== Requirement ==
Take the material below from its first line through the line containing "A ::= A a b | a b" and, please, write those lines again exactly.

== Data listing ==
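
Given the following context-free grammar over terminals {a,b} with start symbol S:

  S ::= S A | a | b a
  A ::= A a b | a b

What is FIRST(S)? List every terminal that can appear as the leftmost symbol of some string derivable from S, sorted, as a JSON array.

FIRST iteration:
round 1:
  A via A→a b: +{a}
  S via S→a: +{a}
  S via S→b a: +{b}
  S: {a,b}  A: {a}
round 2: done
  S: {a,b}  A: {a}

FIRST(S) = ["a", "b"]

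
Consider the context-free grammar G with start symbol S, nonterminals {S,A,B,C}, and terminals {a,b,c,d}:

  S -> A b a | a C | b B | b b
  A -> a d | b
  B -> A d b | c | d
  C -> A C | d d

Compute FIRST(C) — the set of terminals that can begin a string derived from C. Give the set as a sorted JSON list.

FIRST sets, iterate to fixpoint:
[1]
  A via A→a d: +{a}
  A via A→b: +{b}
  B via B→A d b: +{a,b}
  B via B→c: +{c}
  B via B→d: +{d}
  C via C→A C: +{a,b}
  C via C→d d: +{d}
  S via S→A b a: +{a,b}
  S: {a,b}  A: {a,b}  B: {a,b,c,d}  C: {a,b,d}
[2] done
  S: {a,b}  A: {a,b}  B: {a,b,c,d}  C: {a,b,d}

FIRST(C) = ["a", "b", "d"]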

== Solution to this problem ==
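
Given the following context-free grammar over terminals {a,b} with start symbol S:

  S ::= S A | a | b a
  A ::= A a b | a b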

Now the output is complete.